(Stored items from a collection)
>>>

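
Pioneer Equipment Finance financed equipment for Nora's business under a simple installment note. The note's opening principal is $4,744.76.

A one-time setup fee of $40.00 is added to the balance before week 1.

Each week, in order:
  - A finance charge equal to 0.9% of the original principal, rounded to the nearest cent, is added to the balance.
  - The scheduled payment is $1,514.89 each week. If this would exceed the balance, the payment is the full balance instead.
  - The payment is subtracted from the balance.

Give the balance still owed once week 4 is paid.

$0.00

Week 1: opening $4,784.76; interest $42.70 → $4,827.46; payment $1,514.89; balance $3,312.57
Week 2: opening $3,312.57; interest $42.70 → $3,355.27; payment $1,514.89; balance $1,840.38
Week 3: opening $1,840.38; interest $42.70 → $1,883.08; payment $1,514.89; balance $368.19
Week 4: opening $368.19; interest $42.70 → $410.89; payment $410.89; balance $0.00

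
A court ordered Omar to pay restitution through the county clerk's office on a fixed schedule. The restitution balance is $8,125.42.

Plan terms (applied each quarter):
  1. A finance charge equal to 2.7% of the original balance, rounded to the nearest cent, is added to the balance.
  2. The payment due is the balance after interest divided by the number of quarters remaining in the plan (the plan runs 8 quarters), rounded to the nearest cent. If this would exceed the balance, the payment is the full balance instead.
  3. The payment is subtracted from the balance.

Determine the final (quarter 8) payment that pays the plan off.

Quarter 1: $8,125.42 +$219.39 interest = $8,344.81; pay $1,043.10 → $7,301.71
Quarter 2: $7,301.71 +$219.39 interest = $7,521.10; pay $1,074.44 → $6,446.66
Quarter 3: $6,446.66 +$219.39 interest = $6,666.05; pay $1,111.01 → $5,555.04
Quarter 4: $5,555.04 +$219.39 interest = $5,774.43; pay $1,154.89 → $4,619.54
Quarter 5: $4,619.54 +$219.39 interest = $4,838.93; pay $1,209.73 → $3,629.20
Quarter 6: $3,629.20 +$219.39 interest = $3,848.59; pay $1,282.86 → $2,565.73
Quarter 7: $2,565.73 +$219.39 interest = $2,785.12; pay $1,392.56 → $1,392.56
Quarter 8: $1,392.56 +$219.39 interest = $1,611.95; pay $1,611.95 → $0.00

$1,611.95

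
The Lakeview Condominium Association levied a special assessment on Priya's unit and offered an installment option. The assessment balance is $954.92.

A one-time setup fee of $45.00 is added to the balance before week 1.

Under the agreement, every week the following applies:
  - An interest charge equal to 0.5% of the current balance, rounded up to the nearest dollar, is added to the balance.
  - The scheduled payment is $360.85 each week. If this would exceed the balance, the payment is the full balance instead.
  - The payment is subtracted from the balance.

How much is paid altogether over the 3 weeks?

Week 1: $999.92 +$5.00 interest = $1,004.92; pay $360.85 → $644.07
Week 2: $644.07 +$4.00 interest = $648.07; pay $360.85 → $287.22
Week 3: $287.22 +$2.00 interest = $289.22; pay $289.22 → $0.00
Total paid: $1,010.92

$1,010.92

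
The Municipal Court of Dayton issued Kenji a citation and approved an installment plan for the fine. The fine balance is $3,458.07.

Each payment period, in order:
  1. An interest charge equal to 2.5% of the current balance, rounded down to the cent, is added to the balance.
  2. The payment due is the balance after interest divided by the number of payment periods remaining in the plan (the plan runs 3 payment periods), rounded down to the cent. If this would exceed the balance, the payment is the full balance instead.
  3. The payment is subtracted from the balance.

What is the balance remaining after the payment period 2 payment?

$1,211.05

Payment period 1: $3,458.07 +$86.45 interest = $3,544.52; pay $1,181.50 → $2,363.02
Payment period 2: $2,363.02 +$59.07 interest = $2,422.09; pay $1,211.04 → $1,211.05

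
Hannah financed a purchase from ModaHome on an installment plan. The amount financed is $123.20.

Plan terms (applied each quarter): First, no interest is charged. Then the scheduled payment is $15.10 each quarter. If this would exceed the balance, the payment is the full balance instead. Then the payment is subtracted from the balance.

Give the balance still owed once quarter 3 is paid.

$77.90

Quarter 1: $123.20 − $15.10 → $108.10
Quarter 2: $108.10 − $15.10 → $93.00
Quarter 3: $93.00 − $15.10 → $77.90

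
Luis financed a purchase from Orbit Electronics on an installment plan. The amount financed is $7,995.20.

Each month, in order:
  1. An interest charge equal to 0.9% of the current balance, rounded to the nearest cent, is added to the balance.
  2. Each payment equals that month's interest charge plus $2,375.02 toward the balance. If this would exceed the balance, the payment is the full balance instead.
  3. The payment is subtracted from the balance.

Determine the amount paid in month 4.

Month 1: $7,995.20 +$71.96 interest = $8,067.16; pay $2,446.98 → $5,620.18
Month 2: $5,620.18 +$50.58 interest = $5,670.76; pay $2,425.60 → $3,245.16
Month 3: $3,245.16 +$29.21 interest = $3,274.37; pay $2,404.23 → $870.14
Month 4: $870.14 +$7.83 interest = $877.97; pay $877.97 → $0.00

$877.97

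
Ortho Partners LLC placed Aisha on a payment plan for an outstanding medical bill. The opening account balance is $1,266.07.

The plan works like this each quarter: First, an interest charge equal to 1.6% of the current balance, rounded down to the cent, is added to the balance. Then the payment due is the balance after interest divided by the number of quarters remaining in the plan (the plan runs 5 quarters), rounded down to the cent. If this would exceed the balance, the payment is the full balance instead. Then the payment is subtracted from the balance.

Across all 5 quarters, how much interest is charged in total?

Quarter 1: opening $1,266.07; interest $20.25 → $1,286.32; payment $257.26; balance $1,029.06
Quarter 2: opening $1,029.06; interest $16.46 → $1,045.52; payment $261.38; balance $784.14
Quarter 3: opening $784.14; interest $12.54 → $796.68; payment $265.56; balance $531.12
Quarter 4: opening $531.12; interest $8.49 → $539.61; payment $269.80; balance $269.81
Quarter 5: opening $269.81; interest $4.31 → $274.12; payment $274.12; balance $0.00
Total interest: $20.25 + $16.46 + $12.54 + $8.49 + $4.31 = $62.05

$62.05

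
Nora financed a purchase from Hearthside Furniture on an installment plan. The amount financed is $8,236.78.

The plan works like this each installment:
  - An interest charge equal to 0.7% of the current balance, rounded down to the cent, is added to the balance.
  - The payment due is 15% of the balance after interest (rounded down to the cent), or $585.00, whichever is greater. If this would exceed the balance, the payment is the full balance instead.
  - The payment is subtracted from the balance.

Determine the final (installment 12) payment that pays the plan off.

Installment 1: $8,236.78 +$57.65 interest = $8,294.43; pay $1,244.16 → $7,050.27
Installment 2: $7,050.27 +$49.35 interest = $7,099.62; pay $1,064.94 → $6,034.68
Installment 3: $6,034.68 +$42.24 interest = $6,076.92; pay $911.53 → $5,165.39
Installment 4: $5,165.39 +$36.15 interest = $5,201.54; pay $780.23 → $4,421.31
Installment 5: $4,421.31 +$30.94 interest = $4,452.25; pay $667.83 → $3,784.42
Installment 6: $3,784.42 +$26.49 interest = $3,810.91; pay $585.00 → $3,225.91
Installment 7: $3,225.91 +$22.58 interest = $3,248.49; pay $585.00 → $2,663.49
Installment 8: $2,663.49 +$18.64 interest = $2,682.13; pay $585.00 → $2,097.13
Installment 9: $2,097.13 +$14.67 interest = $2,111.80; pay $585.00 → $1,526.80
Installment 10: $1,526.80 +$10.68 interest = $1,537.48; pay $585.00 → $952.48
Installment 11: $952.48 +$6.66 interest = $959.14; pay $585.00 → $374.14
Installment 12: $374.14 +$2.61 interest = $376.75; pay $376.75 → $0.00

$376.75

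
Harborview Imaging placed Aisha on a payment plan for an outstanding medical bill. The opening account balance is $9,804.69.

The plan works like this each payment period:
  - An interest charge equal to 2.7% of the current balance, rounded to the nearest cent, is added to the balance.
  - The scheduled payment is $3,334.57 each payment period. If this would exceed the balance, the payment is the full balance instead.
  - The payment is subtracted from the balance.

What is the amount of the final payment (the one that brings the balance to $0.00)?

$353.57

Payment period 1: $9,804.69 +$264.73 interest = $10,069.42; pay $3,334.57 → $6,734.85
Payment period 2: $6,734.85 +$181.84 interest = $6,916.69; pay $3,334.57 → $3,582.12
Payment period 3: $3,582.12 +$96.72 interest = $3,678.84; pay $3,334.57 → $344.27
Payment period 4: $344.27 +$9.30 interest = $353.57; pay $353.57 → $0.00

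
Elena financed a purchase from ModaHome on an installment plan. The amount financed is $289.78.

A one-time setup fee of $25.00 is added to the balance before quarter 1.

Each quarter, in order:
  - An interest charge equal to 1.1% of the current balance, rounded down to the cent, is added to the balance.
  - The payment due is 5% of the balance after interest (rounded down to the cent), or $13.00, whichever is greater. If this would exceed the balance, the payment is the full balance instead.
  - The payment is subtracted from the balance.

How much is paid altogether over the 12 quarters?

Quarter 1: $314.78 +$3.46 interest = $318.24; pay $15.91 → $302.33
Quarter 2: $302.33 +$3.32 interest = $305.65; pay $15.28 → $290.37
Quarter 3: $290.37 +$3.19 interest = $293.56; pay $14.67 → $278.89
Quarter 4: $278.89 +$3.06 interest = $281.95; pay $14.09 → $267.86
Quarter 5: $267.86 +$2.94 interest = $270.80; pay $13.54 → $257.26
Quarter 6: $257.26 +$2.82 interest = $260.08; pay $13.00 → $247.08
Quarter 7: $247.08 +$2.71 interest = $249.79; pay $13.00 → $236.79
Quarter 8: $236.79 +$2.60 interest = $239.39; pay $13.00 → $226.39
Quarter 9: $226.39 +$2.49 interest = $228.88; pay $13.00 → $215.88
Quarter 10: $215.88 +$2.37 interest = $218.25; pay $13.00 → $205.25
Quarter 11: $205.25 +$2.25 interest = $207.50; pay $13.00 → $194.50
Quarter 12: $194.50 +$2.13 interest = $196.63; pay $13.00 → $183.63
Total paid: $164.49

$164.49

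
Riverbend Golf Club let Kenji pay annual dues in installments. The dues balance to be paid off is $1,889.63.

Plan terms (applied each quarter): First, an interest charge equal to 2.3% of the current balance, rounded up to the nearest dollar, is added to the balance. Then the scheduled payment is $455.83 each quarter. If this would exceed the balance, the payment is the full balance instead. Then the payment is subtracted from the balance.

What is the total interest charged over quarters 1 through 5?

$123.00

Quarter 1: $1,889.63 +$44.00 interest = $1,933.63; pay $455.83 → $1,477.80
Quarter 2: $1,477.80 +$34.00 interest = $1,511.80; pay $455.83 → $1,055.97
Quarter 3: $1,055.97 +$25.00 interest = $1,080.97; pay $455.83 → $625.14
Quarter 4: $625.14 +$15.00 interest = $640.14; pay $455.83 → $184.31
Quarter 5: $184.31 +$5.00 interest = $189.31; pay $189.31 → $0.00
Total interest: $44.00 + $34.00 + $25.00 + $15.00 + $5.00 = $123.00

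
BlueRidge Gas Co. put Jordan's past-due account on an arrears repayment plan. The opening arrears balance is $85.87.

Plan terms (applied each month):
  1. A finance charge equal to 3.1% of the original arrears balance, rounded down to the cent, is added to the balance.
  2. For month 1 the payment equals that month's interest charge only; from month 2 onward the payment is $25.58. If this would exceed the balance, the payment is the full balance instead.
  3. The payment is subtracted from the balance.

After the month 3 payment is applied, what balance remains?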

<<<

* _Work task_
In the records above, find each line with the string "nearest" and list it.

* _Written reply_
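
  - A finance charge equal to 0.9% of the original principal, rounded to the nearest cent, is added to the balance.
  1. A finance charge equal to 2.7% of the original balance, rounded to the nearest cent, is added to the balance.
  2. The payment due is the balance after interest divided by the number of quarters remaining in the plan (the plan runs 8 quarters), rounded to the nearest cent. If this would exceed the balance, the payment is the full balance instead.
  - An interest charge equal to 0.5% of the current balance, rounded up to the nearest dollar, is added to the balance.
  1. An interest charge equal to 0.9% of the current balance, rounded to the nearest cent, is added to the balance.
  - An interest charge equal to 2.7% of the current balance, rounded to the nearest cent, is added to the balance.
Plan terms (applied each quarter): First, an interest charge equal to 2.3% of the current balance, rounded up to the nearest dollar, is added to the balance. Then the scheduled payment is $455.83 each quarter. If this would exceed the balance, the payment is the full balance instead. Then the payment is subtracted from the balance.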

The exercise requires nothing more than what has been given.